▼▼▼

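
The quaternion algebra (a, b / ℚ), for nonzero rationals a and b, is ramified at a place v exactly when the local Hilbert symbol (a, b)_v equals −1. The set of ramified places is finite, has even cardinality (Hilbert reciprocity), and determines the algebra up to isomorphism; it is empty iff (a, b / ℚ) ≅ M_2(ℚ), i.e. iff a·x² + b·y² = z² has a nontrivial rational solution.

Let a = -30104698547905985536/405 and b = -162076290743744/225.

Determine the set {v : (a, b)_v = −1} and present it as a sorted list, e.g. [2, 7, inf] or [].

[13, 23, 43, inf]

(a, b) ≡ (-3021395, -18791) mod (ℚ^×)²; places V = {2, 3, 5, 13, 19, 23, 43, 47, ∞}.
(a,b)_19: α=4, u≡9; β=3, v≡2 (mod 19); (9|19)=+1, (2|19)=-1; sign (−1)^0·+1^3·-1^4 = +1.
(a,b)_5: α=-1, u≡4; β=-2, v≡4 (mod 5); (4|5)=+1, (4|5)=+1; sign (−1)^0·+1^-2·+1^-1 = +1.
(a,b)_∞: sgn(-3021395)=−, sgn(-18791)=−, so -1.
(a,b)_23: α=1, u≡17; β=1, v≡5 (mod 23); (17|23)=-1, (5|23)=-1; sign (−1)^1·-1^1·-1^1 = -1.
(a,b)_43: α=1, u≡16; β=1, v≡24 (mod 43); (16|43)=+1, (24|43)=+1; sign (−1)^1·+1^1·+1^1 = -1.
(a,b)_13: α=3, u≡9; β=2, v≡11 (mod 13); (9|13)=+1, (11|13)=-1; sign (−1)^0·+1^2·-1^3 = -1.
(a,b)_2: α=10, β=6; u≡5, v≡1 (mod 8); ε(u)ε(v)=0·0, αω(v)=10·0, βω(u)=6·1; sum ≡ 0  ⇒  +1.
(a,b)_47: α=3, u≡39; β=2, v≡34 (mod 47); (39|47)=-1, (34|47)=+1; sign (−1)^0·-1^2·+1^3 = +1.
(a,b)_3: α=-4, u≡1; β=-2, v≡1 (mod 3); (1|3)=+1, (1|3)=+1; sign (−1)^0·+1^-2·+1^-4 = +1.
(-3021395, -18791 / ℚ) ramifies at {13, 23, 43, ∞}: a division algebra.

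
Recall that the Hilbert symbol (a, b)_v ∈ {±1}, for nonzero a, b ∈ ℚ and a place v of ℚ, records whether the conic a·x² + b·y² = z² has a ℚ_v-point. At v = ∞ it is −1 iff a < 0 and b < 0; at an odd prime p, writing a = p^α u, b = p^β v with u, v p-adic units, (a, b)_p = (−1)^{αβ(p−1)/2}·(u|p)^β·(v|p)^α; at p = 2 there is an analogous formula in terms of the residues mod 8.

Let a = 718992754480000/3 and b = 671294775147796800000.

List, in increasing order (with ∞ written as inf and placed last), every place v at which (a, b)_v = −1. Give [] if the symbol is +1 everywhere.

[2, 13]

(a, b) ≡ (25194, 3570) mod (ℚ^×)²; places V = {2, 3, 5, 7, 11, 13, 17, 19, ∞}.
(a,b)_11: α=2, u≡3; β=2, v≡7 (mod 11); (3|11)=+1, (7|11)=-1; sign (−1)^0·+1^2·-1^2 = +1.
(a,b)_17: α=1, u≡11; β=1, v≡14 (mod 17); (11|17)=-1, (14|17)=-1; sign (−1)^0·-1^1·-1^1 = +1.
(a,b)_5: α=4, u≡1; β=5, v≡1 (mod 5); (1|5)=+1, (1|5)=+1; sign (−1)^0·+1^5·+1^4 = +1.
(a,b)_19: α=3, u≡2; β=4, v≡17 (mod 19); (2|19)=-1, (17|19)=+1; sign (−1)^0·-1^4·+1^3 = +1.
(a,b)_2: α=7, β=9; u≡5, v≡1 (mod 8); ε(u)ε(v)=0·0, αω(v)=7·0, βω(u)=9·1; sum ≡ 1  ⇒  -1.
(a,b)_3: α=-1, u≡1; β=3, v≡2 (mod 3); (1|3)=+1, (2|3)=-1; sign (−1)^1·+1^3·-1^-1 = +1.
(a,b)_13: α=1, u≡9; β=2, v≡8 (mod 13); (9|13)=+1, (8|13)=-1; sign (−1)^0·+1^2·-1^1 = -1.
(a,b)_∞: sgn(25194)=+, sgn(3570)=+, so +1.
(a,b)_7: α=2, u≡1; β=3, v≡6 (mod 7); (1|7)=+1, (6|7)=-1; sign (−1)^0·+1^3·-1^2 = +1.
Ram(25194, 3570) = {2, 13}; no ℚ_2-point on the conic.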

▲▲▲

▶ _Exercise brief_:
Please repeat every entry, exactly as it was written.

▶ _Task response_:
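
The quaternion algebra (a, b / ℚ), for nonzero rationals a and b, is ramified at a place v exactly when the local Hilbert symbol (a, b)_v equals −1. The set of ramified places is finite, has even cardinality (Hilbert reciprocity), and determines the algebra up to isomorphism; it is empty iff (a, b / ℚ) ≅ M_2(ℚ), i.e. iff a·x² + b·y² = z² has a nontrivial rational solution.

Let a = -30104698547905985536/405 and b = -162076290743744/225.

Determine the set {v : (a, b)_v = −1} and present it as a sorted list, e.g. [2, 7, inf] or [].

[13, 23, 43, inf]

(a, b) ≡ (-3021395, -18791) mod (ℚ^×)²; places V = {2, 3, 5, 13, 19, 23, 43, 47, ∞}.
(a,b)_19: α=4, u≡9; β=3, v≡2 (mod 19); (9|19)=+1, (2|19)=-1; sign (−1)^0·+1^3·-1^4 = +1.
(a,b)_5: α=-1, u≡4; β=-2, v≡4 (mod 5); (4|5)=+1, (4|5)=+1; sign (−1)^0·+1^-2·+1^-1 = +1.
(a,b)_∞: sgn(-3021395)=−, sgn(-18791)=−, so -1.
(a,b)_23: α=1, u≡17; β=1, v≡5 (mod 23); (17|23)=-1, (5|23)=-1; sign (−1)^1·-1^1·-1^1 = -1.
(a,b)_43: α=1, u≡16; β=1, v≡24 (mod 43); (16|43)=+1, (24|43)=+1; sign (−1)^1·+1^1·+1^1 = -1.
(a,b)_13: α=3, u≡9; β=2, v≡11 (mod 13); (9|13)=+1, (11|13)=-1; sign (−1)^0·+1^2·-1^3 = -1.
(a,b)_2: α=10, β=6; u≡5, v≡1 (mod 8); ε(u)ε(v)=0·0, αω(v)=10·0, βω(u)=6·1; sum ≡ 0  ⇒  +1.
(a,b)_47: α=3, u≡39; β=2, v≡34 (mod 47); (39|47)=-1, (34|47)=+1; sign (−1)^0·-1^2·+1^3 = +1.
(a,b)_3: α=-4, u≡1; β=-2, v≡1 (mod 3); (1|3)=+1, (1|3)=+1; sign (−1)^0·+1^-2·+1^-4 = +1.
(-3021395, -18791 / ℚ) ramifies at {13, 23, 43, ∞}: a division algebra.

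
Recall that the Hilbert symbol (a, b)_v ∈ {±1}, for nonzero a, b ∈ ℚ and a place v of ℚ, records whether the conic a·x² + b·y² = z² has a ℚ_v-point. At v = ∞ it is −1 iff a < 0 and b < 0; at an odd prime p, writing a = p^α u, b = p^β v with u, v p-adic units, (a, b)_p = (−1)^{αβ(p−1)/2}·(u|p)^β·(v|p)^α; at p = 2 there is an analogous formula in terms of the residues mod 8.

Let a = 718992754480000/3 and b = 671294775147796800000.

List, in increasing order (with ∞ written as inf and placed last), every place v at which (a, b)_v = −1. Give [] if the symbol is +1 everywhere.

[2, 13]

(a, b) ≡ (25194, 3570) mod (ℚ^×)²; places V = {2, 3, 5, 7, 11, 13, 17, 19, ∞}.
(a,b)_11: α=2, u≡3; β=2, v≡7 (mod 11); (3|11)=+1, (7|11)=-1; sign (−1)^0·+1^2·-1^2 = +1.
(a,b)_17: α=1, u≡11; β=1, v≡14 (mod 17); (11|17)=-1, (14|17)=-1; sign (−1)^0·-1^1·-1^1 = +1.
(a,b)_5: α=4, u≡1; β=5, v≡1 (mod 5); (1|5)=+1, (1|5)=+1; sign (−1)^0·+1^5·+1^4 = +1.
(a,b)_19: α=3, u≡2; β=4, v≡17 (mod 19); (2|19)=-1, (17|19)=+1; sign (−1)^0·-1^4·+1^3 = +1.
(a,b)_2: α=7, β=9; u≡5, v≡1 (mod 8); ε(u)ε(v)=0·0, αω(v)=7·0, βω(u)=9·1; sum ≡ 1  ⇒  -1.
(a,b)_3: α=-1, u≡1; β=3, v≡2 (mod 3); (1|3)=+1, (2|3)=-1; sign (−1)^1·+1^3·-1^-1 = +1.
(a,b)_13: α=1, u≡9; β=2, v≡8 (mod 13); (9|13)=+1, (8|13)=-1; sign (−1)^0·+1^2·-1^1 = -1.
(a,b)_∞: sgn(25194)=+, sgn(3570)=+, so +1.
(a,b)_7: α=2, u≡1; β=3, v≡6 (mod 7); (1|7)=+1, (6|7)=-1; sign (−1)^0·+1^3·-1^2 = +1.
Ram(25194, 3570) = {2, 13}; no ℚ_2-point on the conic.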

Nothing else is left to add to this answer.